* ASSIGNMENT
Repeat the listing below exactly as given.

* PROVIDED RECORDS
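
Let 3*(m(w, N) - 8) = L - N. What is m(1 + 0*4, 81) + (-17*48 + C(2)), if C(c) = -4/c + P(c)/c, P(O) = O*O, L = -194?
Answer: -2699/3 ≈ -899.67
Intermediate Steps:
P(O) = O²
C(c) = c - 4/c (C(c) = -4/c + c²/c = -4/c + c = c - 4/c)
m(w, N) = -170/3 - N/3 (m(w, N) = 8 + (-194 - N)/3 = 8 + (-194/3 - N/3) = -170/3 - N/3)
m(1 + 0*4, 81) + (-17*48 + C(2)) = (-170/3 - ⅓*81) + (-17*48 + (2 - 4/2)) = (-170/3 - 27) + (-816 + (2 - 4*½)) = -251/3 + (-816 + (2 - 2)) = -251/3 + (-816 + 0) = -251/3 - 816 = -2699/3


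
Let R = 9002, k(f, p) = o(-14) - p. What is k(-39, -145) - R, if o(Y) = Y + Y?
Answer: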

* WRITTEN RESPONSE
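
Let 3*(m(w, N) - 8) = L - N. What is m(1 + 0*4, 81) + (-17*48 + C(2)), if C(c) = -4/c + P(c)/c, P(O) = O*O, L = -194?
Answer: -2699/3 ≈ -899.67
Intermediate Steps:
P(O) = O²
C(c) = c - 4/c (C(c) = -4/c + c²/c = -4/c + c = c - 4/c)
m(w, N) = -170/3 - N/3 (m(w, N) = 8 + (-194 - N)/3 = 8 + (-194/3 - N/3) = -170/3 - N/3)
m(1 + 0*4, 81) + (-17*48 + C(2)) = (-170/3 - ⅓*81) + (-17*48 + (2 - 4/2)) = (-170/3 - 27) + (-816 + (2 - 4*½)) = -251/3 + (-816 + (2 - 2)) = -251/3 + (-816 + 0) = -251/3 - 816 = -2699/3


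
Let R = 9002, k(f, p) = o(-14) - p. What is k(-39, -145) - R, if o(Y) = Y + Y?
Answer: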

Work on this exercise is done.